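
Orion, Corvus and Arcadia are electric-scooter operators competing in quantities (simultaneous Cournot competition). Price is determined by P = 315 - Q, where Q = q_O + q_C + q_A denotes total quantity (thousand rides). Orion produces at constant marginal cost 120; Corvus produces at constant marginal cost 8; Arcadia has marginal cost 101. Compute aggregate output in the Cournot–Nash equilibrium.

Orion's profit: π_O = (315 - Q)q_O - (120q_O). Setting ∂π_O/∂q_O = 0: 195 - 2q_O - (q_C + q_A) = 0.
Corvus's first-order condition: 307 - 2q_C - (q_O + q_A) = 0.
Arcadia's first-order condition: 214 - 2q_A - (q_O + q_C) = 0.
Summing all 3 equations gives 716 − 4Q = 0, hence Q = 179.
Back-substituting: q_O = (195 − 179) = 16, q_C = (307 − 179) = 128, q_A = (214 − 179) = 35.
Total output Q = 16 + 128 + 35 = 179.

179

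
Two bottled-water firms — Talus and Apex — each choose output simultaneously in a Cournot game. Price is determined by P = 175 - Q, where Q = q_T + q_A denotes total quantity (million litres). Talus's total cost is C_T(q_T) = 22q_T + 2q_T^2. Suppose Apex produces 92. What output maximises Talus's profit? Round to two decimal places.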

**WHAT IS REQUIRED**: Write each entry out again. Do not change a word.

**REPLY TO THE TASK**:
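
Orion, Corvus and Arcadia are electric-scooter operators competing in quantities (simultaneous Cournot competition). Price is determined by P = 315 - Q, where Q = q_O + q_C + q_A denotes total quantity (thousand rides). Orion produces at constant marginal cost 120; Corvus produces at constant marginal cost 8; Arcadia has marginal cost 101. Compute aggregate output in the Cournot–Nash equilibrium.

Orion's profit: π_O = (315 - Q)q_O - (120q_O). Setting ∂π_O/∂q_O = 0: 195 - 2q_O - (q_C + q_A) = 0.
Corvus's first-order condition: 307 - 2q_C - (q_O + q_A) = 0.
Arcadia's first-order condition: 214 - 2q_A - (q_O + q_C) = 0.
Summing all 3 equations gives 716 − 4Q = 0, hence Q = 179.
Back-substituting: q_O = (195 − 179) = 16, q_C = (307 − 179) = 128, q_A = (214 − 179) = 35.
Total output Q = 16 + 128 + 35 = 179.

179

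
Two bottled-water firms — Talus and Apex — each choose output simultaneously in a Cournot game. Price is determined by P = 175 - Q, where Q = q_T + q_A denotes total quantity (million litres). Talus's total cost is C_T(q_T) = 22q_T + 2q_T^2. Suppose Apex produces 92. What output maximises Talus's profit? Round to two decimal places.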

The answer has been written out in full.